→ **Source material**
════════
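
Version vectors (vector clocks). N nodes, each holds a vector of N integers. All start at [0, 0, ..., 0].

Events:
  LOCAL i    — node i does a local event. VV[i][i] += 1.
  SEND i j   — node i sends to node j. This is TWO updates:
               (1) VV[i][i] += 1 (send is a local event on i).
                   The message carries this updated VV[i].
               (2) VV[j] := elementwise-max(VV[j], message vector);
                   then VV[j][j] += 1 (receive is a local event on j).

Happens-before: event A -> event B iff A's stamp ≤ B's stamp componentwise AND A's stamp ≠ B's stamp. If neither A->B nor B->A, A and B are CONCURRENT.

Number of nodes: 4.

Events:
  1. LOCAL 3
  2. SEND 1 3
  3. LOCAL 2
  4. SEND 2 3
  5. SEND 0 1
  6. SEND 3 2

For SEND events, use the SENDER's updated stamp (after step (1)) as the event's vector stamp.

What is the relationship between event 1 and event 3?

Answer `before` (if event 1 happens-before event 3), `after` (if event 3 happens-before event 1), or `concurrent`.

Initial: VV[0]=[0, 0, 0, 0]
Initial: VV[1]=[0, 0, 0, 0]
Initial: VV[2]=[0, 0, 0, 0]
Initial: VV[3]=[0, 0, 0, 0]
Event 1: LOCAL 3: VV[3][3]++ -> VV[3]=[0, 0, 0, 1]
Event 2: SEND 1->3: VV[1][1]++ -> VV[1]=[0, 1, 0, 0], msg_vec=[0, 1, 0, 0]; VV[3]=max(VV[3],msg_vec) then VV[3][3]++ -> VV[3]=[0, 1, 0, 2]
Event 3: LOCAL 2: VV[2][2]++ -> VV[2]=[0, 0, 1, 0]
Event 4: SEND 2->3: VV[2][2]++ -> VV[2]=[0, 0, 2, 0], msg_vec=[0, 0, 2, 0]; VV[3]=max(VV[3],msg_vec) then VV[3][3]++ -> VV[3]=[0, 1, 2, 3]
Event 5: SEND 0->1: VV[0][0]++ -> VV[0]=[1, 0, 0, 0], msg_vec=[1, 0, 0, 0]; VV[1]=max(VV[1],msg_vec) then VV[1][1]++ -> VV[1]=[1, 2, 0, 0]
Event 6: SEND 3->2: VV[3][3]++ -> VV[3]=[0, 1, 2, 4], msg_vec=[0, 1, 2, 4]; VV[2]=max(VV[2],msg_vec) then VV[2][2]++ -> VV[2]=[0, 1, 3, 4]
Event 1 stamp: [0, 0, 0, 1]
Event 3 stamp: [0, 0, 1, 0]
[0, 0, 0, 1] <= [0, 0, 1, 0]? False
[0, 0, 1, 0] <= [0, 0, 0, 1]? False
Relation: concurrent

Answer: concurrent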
════════
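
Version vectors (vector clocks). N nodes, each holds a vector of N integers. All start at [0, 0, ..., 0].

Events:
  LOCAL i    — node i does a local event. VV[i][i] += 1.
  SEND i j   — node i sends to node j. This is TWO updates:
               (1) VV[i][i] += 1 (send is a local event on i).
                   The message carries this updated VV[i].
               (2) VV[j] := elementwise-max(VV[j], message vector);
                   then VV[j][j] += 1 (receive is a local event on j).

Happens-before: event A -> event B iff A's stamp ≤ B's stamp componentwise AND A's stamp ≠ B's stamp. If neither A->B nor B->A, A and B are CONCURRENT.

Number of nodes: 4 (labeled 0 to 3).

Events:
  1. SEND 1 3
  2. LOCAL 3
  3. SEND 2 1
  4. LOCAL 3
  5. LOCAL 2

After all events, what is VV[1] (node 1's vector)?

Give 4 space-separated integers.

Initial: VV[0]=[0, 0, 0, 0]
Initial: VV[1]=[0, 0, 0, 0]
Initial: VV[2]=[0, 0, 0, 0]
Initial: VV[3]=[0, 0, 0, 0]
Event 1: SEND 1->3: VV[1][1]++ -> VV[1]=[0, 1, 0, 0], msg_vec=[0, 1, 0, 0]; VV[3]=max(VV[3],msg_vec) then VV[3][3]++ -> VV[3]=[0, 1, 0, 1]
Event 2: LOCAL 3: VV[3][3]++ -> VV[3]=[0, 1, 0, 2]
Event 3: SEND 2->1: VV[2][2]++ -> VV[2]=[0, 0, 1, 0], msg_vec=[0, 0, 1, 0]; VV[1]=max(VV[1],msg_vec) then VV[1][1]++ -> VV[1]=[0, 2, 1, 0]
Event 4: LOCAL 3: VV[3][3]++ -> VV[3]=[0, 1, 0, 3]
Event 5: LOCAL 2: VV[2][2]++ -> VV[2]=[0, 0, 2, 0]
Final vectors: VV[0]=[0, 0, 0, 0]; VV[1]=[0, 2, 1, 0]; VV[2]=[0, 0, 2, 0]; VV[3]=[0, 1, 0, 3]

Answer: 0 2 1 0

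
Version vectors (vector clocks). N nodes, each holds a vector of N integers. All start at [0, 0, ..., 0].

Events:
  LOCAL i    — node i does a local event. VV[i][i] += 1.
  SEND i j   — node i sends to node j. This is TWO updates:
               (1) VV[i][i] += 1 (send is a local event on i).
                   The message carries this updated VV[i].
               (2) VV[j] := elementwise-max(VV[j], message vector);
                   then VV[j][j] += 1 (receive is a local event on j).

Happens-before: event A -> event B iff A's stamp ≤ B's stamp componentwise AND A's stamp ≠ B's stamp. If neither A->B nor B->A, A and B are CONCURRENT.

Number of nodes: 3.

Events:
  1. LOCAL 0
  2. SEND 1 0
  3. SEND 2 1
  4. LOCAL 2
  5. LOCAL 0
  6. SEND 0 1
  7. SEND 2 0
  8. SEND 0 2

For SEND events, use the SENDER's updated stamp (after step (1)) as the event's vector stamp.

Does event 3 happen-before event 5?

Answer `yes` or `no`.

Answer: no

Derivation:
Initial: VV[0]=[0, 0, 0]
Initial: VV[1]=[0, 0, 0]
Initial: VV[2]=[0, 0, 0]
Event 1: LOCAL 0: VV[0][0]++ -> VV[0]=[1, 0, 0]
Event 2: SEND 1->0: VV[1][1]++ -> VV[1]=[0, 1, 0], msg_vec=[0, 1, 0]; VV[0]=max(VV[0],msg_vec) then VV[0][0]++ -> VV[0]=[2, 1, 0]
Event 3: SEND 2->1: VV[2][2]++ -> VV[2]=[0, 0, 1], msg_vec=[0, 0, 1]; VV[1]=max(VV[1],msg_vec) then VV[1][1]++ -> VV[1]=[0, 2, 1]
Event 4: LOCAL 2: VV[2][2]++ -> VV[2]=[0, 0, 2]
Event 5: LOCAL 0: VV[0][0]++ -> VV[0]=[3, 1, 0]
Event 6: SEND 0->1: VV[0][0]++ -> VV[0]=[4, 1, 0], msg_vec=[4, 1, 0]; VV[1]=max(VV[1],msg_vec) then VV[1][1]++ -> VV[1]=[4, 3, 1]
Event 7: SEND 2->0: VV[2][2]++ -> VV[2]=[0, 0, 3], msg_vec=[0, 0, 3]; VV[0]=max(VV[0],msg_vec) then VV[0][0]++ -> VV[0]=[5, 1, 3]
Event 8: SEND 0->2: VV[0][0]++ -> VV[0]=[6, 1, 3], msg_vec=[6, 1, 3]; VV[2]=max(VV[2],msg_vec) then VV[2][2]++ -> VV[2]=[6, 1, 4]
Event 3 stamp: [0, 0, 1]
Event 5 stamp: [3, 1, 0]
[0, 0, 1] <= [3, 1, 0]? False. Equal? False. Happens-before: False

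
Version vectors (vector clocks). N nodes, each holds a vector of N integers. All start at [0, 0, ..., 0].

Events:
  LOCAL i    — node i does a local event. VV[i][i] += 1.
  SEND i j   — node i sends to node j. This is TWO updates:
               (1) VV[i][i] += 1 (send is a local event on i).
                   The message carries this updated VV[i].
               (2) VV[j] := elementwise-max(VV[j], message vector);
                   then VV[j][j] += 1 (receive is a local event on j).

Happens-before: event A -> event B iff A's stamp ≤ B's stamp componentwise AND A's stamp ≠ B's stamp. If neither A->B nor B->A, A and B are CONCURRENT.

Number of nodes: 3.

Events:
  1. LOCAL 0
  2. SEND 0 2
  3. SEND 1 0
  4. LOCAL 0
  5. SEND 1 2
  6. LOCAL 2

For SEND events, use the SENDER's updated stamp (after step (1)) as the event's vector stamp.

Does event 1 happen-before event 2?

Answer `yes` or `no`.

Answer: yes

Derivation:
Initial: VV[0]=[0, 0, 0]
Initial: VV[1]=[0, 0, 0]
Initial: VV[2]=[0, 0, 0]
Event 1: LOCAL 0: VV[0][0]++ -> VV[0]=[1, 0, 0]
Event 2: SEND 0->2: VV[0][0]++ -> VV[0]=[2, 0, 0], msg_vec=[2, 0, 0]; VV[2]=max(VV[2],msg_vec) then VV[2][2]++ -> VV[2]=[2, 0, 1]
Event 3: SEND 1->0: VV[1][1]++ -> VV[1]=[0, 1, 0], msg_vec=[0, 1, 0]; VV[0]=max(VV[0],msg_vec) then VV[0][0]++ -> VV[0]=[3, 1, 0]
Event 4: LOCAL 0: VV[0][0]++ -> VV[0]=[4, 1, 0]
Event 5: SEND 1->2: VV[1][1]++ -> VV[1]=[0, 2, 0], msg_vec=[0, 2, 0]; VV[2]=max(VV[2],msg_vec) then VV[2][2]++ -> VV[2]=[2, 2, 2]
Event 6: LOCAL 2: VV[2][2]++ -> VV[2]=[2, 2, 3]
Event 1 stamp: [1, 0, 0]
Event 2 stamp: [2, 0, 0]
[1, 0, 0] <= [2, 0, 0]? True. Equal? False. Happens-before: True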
════════
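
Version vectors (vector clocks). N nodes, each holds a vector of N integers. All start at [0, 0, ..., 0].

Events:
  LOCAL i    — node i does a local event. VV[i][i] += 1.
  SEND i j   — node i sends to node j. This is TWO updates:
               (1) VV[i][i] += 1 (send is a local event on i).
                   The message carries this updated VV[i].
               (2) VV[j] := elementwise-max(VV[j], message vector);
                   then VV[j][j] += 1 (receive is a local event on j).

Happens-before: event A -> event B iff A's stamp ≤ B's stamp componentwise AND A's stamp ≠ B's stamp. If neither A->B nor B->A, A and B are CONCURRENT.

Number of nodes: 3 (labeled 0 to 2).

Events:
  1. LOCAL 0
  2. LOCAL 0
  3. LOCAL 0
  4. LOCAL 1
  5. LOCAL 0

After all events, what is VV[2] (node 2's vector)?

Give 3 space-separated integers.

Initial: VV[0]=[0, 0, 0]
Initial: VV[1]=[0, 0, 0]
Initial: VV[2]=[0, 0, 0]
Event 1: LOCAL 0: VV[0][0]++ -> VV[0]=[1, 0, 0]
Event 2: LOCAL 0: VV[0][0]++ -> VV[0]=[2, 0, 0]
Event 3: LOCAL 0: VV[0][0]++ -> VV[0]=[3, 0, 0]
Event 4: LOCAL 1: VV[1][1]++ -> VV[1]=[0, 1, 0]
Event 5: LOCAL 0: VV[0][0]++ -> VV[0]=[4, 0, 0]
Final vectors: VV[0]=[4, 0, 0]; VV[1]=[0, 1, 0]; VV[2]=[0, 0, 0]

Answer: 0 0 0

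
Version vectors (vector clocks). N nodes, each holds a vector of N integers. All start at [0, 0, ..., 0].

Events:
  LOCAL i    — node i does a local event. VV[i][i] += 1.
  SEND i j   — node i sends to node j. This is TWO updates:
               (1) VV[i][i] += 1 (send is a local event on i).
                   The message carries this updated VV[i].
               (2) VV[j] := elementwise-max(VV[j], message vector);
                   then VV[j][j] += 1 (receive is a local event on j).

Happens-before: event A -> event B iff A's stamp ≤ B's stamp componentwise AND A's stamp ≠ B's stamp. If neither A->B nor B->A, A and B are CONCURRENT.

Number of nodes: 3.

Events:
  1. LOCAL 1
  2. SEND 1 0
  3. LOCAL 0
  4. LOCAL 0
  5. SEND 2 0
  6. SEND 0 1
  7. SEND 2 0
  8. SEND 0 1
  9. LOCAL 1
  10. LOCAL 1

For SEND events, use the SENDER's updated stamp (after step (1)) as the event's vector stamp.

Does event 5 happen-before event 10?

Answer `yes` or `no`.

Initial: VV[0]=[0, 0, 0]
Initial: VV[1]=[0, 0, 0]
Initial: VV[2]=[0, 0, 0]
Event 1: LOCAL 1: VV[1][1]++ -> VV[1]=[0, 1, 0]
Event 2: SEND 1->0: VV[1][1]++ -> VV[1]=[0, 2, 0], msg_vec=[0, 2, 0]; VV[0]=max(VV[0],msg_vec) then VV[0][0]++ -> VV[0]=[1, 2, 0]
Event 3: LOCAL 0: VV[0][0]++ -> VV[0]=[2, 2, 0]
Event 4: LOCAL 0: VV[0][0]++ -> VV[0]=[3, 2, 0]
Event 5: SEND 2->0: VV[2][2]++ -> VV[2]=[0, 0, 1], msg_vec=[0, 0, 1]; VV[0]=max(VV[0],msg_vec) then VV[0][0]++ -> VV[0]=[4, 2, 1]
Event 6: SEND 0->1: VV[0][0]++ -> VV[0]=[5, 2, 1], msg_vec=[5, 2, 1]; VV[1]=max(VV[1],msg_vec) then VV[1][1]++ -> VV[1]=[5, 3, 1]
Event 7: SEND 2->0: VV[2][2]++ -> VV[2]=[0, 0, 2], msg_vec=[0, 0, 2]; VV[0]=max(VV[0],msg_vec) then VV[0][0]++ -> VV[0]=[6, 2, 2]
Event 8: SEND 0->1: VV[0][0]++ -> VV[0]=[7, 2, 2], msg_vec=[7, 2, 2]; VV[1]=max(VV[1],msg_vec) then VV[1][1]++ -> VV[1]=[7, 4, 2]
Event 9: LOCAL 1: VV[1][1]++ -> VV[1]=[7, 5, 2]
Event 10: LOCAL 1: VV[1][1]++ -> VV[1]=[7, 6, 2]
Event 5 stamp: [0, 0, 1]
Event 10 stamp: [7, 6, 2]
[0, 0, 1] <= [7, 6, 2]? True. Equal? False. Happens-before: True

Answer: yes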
════════
→ **Exercise description**
Out of the material above, select every line that holds the string "labeled".

→ **Task response**
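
Number of nodes: 4 (labeled 0 to 3).
Number of nodes: 3 (labeled 0 to 2).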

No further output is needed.